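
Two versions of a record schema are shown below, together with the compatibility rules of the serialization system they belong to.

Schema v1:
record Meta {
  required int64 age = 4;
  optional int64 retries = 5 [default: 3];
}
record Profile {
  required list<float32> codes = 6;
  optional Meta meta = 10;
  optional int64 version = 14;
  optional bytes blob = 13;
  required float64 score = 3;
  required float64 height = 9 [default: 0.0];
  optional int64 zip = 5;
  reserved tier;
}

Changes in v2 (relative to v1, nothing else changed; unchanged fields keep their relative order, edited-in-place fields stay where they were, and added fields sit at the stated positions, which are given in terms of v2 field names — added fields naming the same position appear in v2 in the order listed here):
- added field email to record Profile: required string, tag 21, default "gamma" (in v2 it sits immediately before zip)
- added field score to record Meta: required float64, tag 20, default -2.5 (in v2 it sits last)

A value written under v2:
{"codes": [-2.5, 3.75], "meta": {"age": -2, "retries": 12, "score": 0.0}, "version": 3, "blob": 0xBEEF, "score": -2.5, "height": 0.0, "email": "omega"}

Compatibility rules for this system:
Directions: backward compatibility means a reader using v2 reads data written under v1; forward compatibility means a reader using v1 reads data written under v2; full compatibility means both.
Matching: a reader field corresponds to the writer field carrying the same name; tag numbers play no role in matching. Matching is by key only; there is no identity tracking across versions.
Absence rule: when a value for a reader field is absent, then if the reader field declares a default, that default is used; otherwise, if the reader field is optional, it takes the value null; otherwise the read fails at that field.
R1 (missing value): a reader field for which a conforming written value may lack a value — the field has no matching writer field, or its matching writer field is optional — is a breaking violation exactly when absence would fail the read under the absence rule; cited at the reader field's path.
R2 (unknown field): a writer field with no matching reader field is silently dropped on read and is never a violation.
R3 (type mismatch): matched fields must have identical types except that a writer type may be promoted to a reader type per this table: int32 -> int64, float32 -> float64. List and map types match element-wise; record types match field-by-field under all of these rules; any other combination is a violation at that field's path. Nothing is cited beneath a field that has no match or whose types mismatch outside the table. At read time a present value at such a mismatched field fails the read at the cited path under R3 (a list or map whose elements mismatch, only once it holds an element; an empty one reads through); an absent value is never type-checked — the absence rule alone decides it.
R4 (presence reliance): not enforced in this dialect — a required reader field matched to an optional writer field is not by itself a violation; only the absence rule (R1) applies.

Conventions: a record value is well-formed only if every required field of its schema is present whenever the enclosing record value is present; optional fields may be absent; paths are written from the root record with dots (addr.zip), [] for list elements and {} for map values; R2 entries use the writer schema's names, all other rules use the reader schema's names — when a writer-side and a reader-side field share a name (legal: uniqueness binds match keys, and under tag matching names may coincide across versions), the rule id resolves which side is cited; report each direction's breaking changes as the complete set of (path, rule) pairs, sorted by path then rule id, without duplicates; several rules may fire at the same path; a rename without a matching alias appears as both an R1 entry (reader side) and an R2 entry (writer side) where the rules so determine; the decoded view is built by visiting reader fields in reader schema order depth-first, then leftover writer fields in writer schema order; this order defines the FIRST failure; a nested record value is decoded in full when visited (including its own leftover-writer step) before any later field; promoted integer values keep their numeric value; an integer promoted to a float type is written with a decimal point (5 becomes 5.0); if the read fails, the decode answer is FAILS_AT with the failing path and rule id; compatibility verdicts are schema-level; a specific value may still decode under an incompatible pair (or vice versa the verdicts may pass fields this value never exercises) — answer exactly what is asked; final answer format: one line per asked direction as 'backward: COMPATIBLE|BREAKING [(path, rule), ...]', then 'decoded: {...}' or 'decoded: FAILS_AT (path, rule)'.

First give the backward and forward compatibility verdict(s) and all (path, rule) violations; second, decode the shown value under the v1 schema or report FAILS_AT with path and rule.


each type pair in Profile: writer, then reader
checking backward for Profile: reader v2 against writer v1:
  codes: list<float32> -> list<float32>, writer required; from codes
  meta: Meta -> Meta, writer optional; from meta
  version: int64 -> int64, writer optional; from version
  blob: bytes -> bytes, writer optional; from blob
  score: float64 -> float64, writer required; from score
  height: float64 -> float64, writer required; from height
  no writer field matches reader email
  zip: int64 -> int64, writer optional; from zip
  meta.age: int64 -> int64, writer required; from meta.age
  meta.retries: int64 -> int64, writer optional; from meta.retries
  no writer field matches reader meta.score
  => backward verdict for Profile: COMPATIBLE, no violations
checking forward for Profile: reader v1 against writer v2:
  codes: list<float32> -> list<float32>, writer required; from codes
  meta: Meta -> Meta, writer optional; from meta
  version: int64 -> int64, writer optional; from version
  blob: bytes -> bytes, writer optional; from blob
  score: float64 -> float64, writer required; from score
  height: float64 -> float64, writer required; from height
  zip: int64 -> int64, writer optional; from zip
  leftover writer field: email
  meta.age: int64 -> int64, writer required; from meta.age
  meta.retries: int64 -> int64, writer optional; from meta.retries
  leftover writer field: meta.score
  => forward verdict for Profile: COMPATIBLE, no violations
migrating the Profile value to v1:
  codes := [-2.5, 3.75]
  meta.age := -2
  meta.retries := 12
  writer meta.score: unknown -> dropped
  version := 3
  blob := 0xBEEF
  score := -2.5
  height := 0.0
  zip := null (absent, optional -> null)
  writer email: unknown -> dropped
  => decoded: {"codes": [-2.5, 3.75], "meta": {"age": -2, "retries": 12}, "version": 3, "blob": 0xBEEF, "score": -2.5, "height": 0.0, "zip": null}

backward: COMPATIBLE []; forward: COMPATIBLE []; decoded: {"codes": [-2.5, 3.75], "meta": {"age": -2, "retries": 12}, "version": 3, "blob": 0xBEEF, "score": -2.5, "height": 0.0, "zip": null}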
::::
> What to do: Both end lines included, restate word for word the lines above from the line with "optional bytes blob = 13;" to the line with "A value written", and nothing else.

> Task response:
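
  optional bytes blob = 13;
  required float64 score = 3;
  required float64 height = 9 [default: 0.0];
  optional int64 zip = 5;
  reserved tier;
}

Changes in v2 (relative to v1, nothing else changed; unchanged fields keep their relative order, edited-in-place fields stay where they were, and added fields sit at the stated positions, which are given in terms of v2 field names — added fields naming the same position appear in v2 in the order listed here):
- added field email to record Profile: required string, tag 21, default "gamma" (in v2 it sits immediately before zip)
- added field score to record Meta: required float64, tag 20, default -2.5 (in v2 it sits last)

A value written under v2: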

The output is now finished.